▶ [About this task] Copy the records below exactly as they appear.

▶ [Records to use]

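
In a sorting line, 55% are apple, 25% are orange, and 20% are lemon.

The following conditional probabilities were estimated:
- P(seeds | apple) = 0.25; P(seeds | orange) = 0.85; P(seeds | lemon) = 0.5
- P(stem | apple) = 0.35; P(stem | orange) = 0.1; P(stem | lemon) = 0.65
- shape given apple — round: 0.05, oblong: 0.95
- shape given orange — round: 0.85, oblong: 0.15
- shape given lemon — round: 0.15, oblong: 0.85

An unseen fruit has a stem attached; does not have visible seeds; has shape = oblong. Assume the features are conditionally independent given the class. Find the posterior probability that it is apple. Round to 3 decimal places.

apple: 0.55 × (1−0.25) × 0.35 × 0.95 = 0.13715625
orange: 0.25 × (1−0.85) × 0.1 × 0.15 = 0.0005625
lemon: 0.2 × (1−0.5) × 0.65 × 0.85 = 0.05525
P(apple | x) = 0.13715625 / 0.19296875 ≈ 0.711

0.711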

▶ [Result of this exercise]
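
In a sorting line, 55% are apple, 25% are orange, and 20% are lemon.

The following conditional probabilities were estimated:
- P(seeds | apple) = 0.25; P(seeds | orange) = 0.85; P(seeds | lemon) = 0.5
- P(stem | apple) = 0.35; P(stem | orange) = 0.1; P(stem | lemon) = 0.65
- shape given apple — round: 0.05, oblong: 0.95
- shape given orange — round: 0.85, oblong: 0.15
- shape given lemon — round: 0.15, oblong: 0.85

An unseen fruit has a stem attached; does not have visible seeds; has shape = oblong. Assume the features are conditionally independent given the class. Find the posterior probability that it is apple. Round to 3 decimal places.

apple: 0.55 × (1−0.25) × 0.35 × 0.95 = 0.13715625
orange: 0.25 × (1−0.85) × 0.1 × 0.15 = 0.0005625
lemon: 0.2 × (1−0.5) × 0.65 × 0.85 = 0.05525
P(apple | x) = 0.13715625 / 0.19296875 ≈ 0.711

0.711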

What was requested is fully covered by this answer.